Stored data
►
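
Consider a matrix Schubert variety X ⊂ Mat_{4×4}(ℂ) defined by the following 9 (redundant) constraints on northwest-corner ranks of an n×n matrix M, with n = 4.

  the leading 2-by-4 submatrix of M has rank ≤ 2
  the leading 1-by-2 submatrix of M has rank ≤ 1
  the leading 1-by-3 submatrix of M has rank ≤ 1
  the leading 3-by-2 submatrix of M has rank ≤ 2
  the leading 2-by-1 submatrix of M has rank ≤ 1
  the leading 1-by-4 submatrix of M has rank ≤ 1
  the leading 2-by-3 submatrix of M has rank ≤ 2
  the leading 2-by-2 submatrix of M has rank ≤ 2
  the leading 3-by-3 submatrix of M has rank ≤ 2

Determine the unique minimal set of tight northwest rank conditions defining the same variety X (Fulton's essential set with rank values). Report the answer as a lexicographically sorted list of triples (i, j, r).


Reconstructing r_w from the 9 given conditions:

  row 1: 1, 1, 1, 1
  row 2: 1, 2, 2, 2
  row 3: 1, 2, 2, 3
  row 4: 1, 2, 3, 4

reading off 1-entries of Δ²R: w = (1, 2, 4, 3).

Fulton essential set (the sole Rothe cell):

[(3, 3, 2)]


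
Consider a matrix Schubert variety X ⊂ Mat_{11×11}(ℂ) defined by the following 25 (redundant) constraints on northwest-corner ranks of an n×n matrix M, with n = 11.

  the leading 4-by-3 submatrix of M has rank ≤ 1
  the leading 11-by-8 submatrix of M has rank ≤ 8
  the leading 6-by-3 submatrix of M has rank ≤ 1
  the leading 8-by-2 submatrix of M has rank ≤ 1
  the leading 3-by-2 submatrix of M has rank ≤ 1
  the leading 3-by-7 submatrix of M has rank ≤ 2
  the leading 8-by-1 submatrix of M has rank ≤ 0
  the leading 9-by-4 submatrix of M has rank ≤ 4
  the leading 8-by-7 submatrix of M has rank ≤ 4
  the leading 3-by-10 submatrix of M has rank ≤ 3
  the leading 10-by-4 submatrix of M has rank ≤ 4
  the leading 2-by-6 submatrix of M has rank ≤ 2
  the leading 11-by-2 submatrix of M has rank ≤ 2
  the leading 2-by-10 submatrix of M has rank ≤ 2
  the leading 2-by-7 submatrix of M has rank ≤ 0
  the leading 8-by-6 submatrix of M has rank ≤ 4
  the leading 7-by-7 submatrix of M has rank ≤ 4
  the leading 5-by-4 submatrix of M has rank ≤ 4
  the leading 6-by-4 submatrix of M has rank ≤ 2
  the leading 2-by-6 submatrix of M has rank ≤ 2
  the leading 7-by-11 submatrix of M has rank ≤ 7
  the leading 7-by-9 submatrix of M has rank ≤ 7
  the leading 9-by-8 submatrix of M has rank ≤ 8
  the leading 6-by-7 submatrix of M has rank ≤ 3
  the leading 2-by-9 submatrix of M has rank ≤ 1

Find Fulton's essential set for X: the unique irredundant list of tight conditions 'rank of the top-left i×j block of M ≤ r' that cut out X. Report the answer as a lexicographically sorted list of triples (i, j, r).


Reconstructing r_w from the 25 given conditions:

  R[1]: 0, 0, 0, 0, 0, 0, 0, 1, 1, 1, 1
  R[2]: 0, 0, 0, 0, 0, 0, 0, 1, 1, 2, 2
  R[3]: 0, 1, 1, 1, 1, 1, 1, 2, 2, 3, 3
  R[4]: 0, 1, 1, 2, 2, 2, 2, 3, 3, 4, 4
  R[5]: 0, 1, 1, 2, 3, 3, 3, 4, 4, 5, 5
  R[6]: 0, 1, 1, 2, 3, 3, 3, 4, 5, 6, 6
  R[7]: 0, 1, 2, 3, 4, 4, 4, 5, 6, 7, 7
  R[8]: 0, 1, 2, 3, 4, 4, 4, 5, 6, 7, 8
  R[9]: 1, 2, 3, 4, 5, 5, 5, 6, 7, 8, 9
  R[10]: 1, 2, 3, 4, 5, 6, 6, 7, 8, 9, 10
  R[11]: 1, 2, 3, 4, 5, 6, 7, 8, 9, 10, 11

the unique w with this rank table is (8, 10, 2, 4, 5, 9, 3, 11, 1, 6, 7).

6 SE-corners of the 28-cell Rothe diagram give Ess(w):

[(2, 7, 0), (2, 9, 1), (6, 3, 1), (6, 7, 3), (8, 1, 0), (8, 7, 4)]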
◄
[Required action] Repeat the entries above verbatim, but only from the line that has "the leading 1-by-2" down to the line that has "the leading 1-by-4", inclusive.

[Reply to the task]
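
  the leading 1-by-2 submatrix of M has rank ≤ 1
  the leading 1-by-3 submatrix of M has rank ≤ 1
  the leading 3-by-2 submatrix of M has rank ≤ 2
  the leading 2-by-1 submatrix of M has rank ≤ 1
  the leading 1-by-4 submatrix of M has rank ≤ 1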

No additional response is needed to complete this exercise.